Here is the task for the records below: repeat exactly the lines from the one with "obstacle 2: [(2,22) (3,13) (11,17)]" to the one with "The robot is at A=(5,24)", both included, and nothing else.

■ ■ ■ ■

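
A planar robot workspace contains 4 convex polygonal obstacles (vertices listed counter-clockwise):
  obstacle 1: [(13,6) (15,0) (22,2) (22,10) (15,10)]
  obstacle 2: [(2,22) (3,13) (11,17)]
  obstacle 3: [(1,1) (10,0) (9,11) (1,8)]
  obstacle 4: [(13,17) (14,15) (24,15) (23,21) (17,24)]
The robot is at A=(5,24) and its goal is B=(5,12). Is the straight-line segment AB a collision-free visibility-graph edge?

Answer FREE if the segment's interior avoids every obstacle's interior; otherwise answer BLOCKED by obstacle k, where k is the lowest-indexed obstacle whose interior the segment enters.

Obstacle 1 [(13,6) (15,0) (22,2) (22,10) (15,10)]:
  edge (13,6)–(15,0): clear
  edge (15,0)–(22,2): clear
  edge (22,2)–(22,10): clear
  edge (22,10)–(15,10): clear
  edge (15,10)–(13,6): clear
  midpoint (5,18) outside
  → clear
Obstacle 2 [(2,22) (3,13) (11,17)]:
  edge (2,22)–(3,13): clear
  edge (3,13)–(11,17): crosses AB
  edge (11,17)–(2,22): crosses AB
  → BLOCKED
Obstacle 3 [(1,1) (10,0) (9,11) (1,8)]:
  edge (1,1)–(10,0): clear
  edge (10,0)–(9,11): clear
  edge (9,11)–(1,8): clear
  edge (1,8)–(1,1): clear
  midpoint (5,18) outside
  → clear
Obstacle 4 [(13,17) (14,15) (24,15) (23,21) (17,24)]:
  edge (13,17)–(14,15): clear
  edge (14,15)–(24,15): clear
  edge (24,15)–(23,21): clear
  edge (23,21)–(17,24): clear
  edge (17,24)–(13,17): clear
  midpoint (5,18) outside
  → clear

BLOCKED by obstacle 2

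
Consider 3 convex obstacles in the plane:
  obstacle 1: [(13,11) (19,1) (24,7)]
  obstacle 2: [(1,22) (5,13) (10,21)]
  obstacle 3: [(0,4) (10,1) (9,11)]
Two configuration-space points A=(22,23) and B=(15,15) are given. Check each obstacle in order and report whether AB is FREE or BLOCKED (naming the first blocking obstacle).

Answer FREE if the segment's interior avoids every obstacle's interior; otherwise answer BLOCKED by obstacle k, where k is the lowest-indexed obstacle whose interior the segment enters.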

■ ■ ■ ■

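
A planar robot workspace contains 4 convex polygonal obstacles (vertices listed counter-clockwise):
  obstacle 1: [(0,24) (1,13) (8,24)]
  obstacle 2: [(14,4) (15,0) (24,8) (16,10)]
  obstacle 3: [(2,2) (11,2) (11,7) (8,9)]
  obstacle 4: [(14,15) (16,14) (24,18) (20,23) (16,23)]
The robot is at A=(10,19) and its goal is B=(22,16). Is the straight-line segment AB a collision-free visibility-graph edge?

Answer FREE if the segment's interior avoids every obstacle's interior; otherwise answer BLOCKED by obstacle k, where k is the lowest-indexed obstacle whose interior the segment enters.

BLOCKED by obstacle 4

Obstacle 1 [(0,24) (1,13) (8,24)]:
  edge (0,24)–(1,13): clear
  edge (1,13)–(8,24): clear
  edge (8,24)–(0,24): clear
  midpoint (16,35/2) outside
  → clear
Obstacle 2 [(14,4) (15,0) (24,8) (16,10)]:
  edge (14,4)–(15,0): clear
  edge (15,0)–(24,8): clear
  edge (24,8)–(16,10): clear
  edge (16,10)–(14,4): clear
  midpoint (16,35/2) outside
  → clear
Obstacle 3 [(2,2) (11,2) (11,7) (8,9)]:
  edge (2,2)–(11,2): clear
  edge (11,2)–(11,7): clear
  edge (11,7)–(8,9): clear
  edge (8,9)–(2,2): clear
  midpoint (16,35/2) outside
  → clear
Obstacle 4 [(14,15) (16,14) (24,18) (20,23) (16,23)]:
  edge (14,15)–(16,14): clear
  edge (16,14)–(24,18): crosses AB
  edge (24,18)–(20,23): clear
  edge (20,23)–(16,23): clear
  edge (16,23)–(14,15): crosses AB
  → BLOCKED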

■ ■ ■ ■

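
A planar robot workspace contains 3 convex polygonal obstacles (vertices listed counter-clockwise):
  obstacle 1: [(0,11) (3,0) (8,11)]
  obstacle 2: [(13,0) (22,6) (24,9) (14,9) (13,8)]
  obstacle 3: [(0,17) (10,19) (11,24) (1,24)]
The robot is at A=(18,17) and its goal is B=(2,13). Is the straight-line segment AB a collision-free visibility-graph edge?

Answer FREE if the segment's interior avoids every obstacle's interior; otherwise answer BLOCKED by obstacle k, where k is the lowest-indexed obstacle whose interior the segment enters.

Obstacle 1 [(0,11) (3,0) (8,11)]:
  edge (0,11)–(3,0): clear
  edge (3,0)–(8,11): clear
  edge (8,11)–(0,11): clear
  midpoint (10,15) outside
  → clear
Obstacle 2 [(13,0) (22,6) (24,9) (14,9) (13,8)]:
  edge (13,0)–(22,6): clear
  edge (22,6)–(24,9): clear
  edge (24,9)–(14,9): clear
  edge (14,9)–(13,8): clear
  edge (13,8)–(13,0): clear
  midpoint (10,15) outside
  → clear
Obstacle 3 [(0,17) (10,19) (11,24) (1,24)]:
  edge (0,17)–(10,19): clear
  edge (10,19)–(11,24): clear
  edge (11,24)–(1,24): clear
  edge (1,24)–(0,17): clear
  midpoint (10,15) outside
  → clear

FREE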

■ ■ ■ ■

* **PROBLEM SOLUTION**:
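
  obstacle 2: [(2,22) (3,13) (11,17)]
  obstacle 3: [(1,1) (10,0) (9,11) (1,8)]
  obstacle 4: [(13,17) (14,15) (24,15) (23,21) (17,24)]
The robot is at A=(5,24) and its goal is B=(5,12). Is the straight-line segment AB a collision-free visibility-graph edge?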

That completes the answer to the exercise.